Collected data ::
──────────
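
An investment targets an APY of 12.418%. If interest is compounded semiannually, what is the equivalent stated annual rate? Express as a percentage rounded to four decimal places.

12.0547%

(1 + r/2)^2 − 1 = 0.12418, so 1 + r/2 = 1.12418^(1/2).
r/2 = 0.060274, so r = 0.120547 = 12.0547%.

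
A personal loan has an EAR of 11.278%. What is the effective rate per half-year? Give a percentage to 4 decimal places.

The per-half-year rate i satisfies (1 + i)^2 = 1 + 0.11278.
i = 1.11278^(1/2) − 1 = 0.0548839 = 5.4884%.

5.4884%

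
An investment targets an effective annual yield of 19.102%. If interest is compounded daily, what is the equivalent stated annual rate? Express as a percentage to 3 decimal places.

(1 + r/365)^365 − 1 = 0.19102, so 1 + r/365 = 1.19102^(1/365).
r/365 = 0.000479, so r = 0.174852 = 17.485%.

17.485%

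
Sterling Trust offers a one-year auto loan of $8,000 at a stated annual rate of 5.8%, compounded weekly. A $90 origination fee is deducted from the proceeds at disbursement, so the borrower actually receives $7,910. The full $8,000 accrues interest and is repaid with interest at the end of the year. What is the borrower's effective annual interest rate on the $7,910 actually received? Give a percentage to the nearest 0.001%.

7.174%

Amount owed after one year: 8,000 × (1 + 0.058/52)^52 = 8,000 × 1.059681 = $8,477.45.
Effective rate on net proceeds: 8,477.45 / 7,910 − 1 = 0.071738 = 7.174%.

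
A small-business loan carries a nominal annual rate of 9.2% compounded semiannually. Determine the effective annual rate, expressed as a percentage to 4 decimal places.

EAR = (1 + 0.092/2)^2 − 1.
= (1 + 0.046000)^2 − 1 = 1.094116 − 1 = 9.4116%.

9.4116%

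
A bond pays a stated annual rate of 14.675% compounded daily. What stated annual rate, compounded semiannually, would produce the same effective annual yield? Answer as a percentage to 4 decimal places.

EAR = (1 + 0.14675/365)^365 − 1 = 0.158030.
Solve (1 + r/2)^2 = 1.158030: r/2 = 1.158030^(1/2) − 1 = 0.076118, so r = 0.152236 = 15.2236%.

15.2236%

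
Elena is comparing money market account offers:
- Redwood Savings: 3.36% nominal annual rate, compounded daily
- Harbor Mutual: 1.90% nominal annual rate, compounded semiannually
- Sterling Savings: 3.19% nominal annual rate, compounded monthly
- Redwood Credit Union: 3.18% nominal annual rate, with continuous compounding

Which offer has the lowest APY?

Redwood Savings: (1 + 0.0336/365)^365 − 1 = 3.417%
Harbor Mutual: (1 + 0.0190/2)^2 − 1 = 1.909%
Sterling Savings: (1 + 0.0319/12)^12 − 1 = 3.237%
Redwood Credit Union: e^0.0318 − 1 = 3.231%
The lowest effective annual rate is Harbor Mutual at 1.909%.

Harbor Mutual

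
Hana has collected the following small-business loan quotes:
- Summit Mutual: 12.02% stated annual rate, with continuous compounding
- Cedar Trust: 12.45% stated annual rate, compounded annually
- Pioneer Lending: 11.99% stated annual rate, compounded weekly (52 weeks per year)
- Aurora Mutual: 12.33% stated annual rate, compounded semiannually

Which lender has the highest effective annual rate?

Summit Mutual

Summit Mutual: e^0.1202 − 1 = 12.772%
Cedar Trust: compounded annually, EAR = 12.450%
Pioneer Lending: (1 + 0.1199/52)^52 − 1 = 12.723%
Aurora Mutual: (1 + 0.1233/2)^2 − 1 = 12.710%
The highest effective annual rate is Summit Mutual at 12.772%.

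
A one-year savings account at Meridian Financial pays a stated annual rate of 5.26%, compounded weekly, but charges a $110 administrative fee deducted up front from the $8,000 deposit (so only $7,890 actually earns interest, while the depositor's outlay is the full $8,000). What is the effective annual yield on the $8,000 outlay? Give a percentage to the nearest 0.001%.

Value after one year: 7,890 × (1 + 0.0526/52)^52 = 7,890 × 1.053980 = $8,315.90.
Effective yield on the $8,000 outlay: 8,315.90 / 8,000 − 1 = 0.039488 = 3.949%.

3.949%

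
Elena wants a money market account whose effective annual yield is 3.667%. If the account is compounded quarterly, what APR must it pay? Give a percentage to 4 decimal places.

3.6176%

(1 + r/4)^4 − 1 = 0.03667, so 1 + r/4 = 1.03667^(1/4).
r/4 = 0.009044, so r = 0.036176 = 3.6176%.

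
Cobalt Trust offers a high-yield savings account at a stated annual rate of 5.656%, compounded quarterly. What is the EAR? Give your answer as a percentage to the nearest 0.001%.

EAR = (1 + 0.05656/4)^4 − 1.
= (1 + 0.014140)^4 − 1 = 1.057771 − 1 = 5.777%.

5.777%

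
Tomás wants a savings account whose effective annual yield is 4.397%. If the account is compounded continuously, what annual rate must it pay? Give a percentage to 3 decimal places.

Continuous: nominal r satisfies e^r − 1 = 0.04397.
r = ln(1 + 0.04397) = ln(1.04397) = 0.043031 = 4.303%.

4.303%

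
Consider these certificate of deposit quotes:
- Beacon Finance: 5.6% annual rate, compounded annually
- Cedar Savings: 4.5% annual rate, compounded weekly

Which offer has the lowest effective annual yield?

Beacon Finance: compounded annually, EAR = 5.600%
Cedar Savings: (1 + 0.045/52)^52 − 1 = 4.601%
The lowest effective annual rate is Cedar Savings at 4.601%.

Cedar Savings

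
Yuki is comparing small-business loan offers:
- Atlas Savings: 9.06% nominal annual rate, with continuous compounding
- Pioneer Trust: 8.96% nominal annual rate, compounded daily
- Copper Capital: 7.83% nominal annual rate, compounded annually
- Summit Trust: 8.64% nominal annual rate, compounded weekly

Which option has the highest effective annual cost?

Atlas Savings

Atlas Savings: e^0.0906 − 1 = 9.483%
Pioneer Trust: (1 + 0.0896/365)^365 − 1 = 9.372%
Copper Capital: compounded annually, EAR = 7.830%
Summit Trust: (1 + 0.0864/52)^52 − 1 = 9.016%
The highest effective annual rate is Atlas Savings at 9.483%.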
──────────
What is the number of lines above that contain the string "compounding"? Answer with the number alone.

Answer space :: 3